*Exercise requirements*: Print out every entry, keeping each line identical to the original.

[Stored items]
★ ★ ★ ★ ★
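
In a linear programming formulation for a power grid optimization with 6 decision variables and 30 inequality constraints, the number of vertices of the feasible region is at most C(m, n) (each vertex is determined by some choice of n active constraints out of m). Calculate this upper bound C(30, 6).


Each vertex corresponds to some choice of n active constraints out of m, so the number of vertices is at most C(m, n) = m! / (n!(m-n)!).
m = 30, n = 6
Numerator: 30 * 29 * 28 * 27 * 26 * 25
Denominator: 6! = 720
C(30, 6) = 593775


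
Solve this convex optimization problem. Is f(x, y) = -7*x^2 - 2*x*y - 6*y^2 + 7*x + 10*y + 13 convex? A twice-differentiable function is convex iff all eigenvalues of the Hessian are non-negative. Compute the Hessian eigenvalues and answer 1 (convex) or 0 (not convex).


The Hessian of f(x,y) = -7*x^2 - 2*x*y - 6*y^2 + 7*x + 10*y + 13 is:
H = [[-14, -2], [-2, -12]]
Trace = -14 - 12 = -26
Determinant = -14*-12 - (-2)^2 = 164
Discriminant = (-26)^2 - 4*164 = 20.0
Eigenvalues: lambda_1 = -15.2361, lambda_2 = -10.7639
The function is not convex.

0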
★ ★ ★ ★ ★
*Output*:
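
In a linear programming formulation for a power grid optimization with 6 decision variables and 30 inequality constraints, the number of vertices of the feasible region is at most C(m, n) (each vertex is determined by some choice of n active constraints out of m). Calculate this upper bound C(30, 6).


Each vertex corresponds to some choice of n active constraints out of m, so the number of vertices is at most C(m, n) = m! / (n!(m-n)!).
m = 30, n = 6
Numerator: 30 * 29 * 28 * 27 * 26 * 25
Denominator: 6! = 720
C(30, 6) = 593775


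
Solve this convex optimization problem. Is f(x, y) = -7*x^2 - 2*x*y - 6*y^2 + 7*x + 10*y + 13 convex? A twice-differentiable function is convex iff all eigenvalues of the Hessian are non-negative. Compute the Hessian eigenvalues and answer 1 (convex) or 0 (not convex).


The Hessian of f(x,y) = -7*x^2 - 2*x*y - 6*y^2 + 7*x + 10*y + 13 is:
H = [[-14, -2], [-2, -12]]
Trace = -14 - 12 = -26
Determinant = -14*-12 - (-2)^2 = 164
Discriminant = (-26)^2 - 4*164 = 20.0
Eigenvalues: lambda_1 = -15.2361, lambda_2 = -10.7639
The function is not convex.

0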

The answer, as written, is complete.